==== Supplied data

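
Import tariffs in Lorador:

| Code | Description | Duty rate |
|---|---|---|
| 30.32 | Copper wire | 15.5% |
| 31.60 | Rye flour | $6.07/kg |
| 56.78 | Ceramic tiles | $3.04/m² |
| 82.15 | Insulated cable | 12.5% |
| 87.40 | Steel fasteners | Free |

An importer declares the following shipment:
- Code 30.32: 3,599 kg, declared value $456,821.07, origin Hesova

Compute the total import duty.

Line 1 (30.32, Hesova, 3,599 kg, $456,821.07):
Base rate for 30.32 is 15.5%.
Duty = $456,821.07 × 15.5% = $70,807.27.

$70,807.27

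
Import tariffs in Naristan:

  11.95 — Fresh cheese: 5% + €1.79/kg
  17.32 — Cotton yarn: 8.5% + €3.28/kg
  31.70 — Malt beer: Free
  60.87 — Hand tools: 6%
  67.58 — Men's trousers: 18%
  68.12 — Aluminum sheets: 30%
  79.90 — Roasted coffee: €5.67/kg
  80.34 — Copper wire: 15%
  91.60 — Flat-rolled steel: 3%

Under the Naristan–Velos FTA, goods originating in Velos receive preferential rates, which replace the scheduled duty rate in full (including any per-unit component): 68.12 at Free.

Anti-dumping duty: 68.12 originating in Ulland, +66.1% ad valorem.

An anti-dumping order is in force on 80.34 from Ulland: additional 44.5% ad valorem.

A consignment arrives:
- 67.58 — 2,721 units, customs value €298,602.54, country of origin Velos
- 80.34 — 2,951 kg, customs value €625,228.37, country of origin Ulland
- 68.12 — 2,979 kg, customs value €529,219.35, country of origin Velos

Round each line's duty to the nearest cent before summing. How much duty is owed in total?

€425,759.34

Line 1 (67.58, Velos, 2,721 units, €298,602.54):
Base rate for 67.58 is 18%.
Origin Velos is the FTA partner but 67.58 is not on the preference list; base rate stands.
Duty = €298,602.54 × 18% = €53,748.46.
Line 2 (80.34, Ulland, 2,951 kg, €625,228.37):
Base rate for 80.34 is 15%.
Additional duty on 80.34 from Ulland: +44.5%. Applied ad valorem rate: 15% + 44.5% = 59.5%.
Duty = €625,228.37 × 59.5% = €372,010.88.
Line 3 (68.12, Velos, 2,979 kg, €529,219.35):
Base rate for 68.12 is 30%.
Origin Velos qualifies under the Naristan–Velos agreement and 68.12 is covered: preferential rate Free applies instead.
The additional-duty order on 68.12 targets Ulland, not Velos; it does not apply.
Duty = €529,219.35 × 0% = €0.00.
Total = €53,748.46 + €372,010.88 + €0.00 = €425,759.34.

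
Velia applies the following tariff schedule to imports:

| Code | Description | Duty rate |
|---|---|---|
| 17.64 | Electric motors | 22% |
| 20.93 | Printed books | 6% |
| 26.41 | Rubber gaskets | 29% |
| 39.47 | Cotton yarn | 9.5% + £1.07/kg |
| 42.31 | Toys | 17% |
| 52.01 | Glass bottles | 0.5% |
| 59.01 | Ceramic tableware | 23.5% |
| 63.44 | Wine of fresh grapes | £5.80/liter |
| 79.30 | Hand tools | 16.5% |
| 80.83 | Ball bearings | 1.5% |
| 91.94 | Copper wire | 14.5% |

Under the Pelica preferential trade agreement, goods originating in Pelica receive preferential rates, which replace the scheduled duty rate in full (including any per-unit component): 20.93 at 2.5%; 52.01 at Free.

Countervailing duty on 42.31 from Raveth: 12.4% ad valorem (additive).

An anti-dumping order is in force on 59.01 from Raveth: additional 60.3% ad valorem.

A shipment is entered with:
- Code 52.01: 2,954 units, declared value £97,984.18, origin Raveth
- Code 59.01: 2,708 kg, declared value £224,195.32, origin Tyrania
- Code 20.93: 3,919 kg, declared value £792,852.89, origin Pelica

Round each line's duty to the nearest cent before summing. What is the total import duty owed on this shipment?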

========
==== Supplied data

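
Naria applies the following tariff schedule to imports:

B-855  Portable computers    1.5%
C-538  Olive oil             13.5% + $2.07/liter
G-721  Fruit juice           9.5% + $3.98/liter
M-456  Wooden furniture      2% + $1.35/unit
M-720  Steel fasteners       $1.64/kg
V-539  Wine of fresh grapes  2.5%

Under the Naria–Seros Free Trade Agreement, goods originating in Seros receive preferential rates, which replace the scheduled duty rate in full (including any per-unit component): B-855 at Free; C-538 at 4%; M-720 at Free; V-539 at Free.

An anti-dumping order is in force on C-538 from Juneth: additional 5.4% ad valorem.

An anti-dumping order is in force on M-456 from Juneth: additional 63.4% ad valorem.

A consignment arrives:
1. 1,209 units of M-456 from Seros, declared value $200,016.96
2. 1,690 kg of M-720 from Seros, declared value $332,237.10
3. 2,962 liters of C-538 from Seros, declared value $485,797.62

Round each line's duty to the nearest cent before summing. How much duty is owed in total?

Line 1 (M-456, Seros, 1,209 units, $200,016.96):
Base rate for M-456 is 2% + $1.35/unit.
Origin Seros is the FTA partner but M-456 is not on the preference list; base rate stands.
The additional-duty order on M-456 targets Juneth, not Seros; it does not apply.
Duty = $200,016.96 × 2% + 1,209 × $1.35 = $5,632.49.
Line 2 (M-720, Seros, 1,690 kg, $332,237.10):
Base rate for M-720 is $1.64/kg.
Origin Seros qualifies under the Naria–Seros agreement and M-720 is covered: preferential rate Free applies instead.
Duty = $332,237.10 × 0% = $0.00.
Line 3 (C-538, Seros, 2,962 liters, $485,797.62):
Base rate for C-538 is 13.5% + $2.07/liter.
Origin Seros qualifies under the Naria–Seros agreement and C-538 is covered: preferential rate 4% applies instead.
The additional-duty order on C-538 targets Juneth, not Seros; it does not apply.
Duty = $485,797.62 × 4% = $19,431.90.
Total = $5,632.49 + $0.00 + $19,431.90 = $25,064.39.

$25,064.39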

========
==== Supplied data

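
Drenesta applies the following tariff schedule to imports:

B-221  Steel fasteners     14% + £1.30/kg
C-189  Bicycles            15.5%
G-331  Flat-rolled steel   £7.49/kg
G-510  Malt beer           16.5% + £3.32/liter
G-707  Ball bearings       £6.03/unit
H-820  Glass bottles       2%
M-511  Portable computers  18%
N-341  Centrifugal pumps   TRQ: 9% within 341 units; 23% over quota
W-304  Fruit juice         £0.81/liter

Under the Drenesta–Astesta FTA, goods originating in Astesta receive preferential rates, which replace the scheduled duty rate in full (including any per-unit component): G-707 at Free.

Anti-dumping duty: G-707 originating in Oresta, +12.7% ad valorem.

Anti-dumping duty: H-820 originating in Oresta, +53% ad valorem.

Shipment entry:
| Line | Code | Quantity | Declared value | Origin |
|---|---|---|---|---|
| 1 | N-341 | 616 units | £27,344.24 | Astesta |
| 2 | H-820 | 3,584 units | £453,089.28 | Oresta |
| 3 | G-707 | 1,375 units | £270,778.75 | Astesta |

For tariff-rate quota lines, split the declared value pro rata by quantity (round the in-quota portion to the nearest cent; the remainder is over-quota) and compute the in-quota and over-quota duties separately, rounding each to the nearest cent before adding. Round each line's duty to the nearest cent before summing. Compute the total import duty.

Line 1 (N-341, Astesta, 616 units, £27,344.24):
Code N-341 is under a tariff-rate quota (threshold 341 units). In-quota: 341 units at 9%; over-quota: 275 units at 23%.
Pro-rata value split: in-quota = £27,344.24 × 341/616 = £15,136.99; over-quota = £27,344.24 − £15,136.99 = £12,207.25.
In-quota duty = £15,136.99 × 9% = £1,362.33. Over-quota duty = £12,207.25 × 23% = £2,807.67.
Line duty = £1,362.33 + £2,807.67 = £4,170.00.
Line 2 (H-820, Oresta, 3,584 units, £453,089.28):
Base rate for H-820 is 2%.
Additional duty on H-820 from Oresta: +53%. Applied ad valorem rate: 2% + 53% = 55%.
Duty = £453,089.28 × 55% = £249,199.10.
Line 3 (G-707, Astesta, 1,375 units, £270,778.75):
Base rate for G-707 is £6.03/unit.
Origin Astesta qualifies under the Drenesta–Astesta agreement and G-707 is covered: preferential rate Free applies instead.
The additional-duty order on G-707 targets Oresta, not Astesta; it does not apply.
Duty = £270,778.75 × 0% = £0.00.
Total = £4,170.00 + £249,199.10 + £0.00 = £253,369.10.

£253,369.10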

========

Whichever lines of the records above hold the word "Pelica" should all be copied out.

Exercise solution.
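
Under the Pelica preferential trade agreement, goods originating in Pelica receive preferential rates, which replace the scheduled duty rate in full (including any per-unit component): 20.93 at 2.5%; 52.01 at Free.
- Code 20.93: 3,919 kg, declared value £792,852.89, origin Pelica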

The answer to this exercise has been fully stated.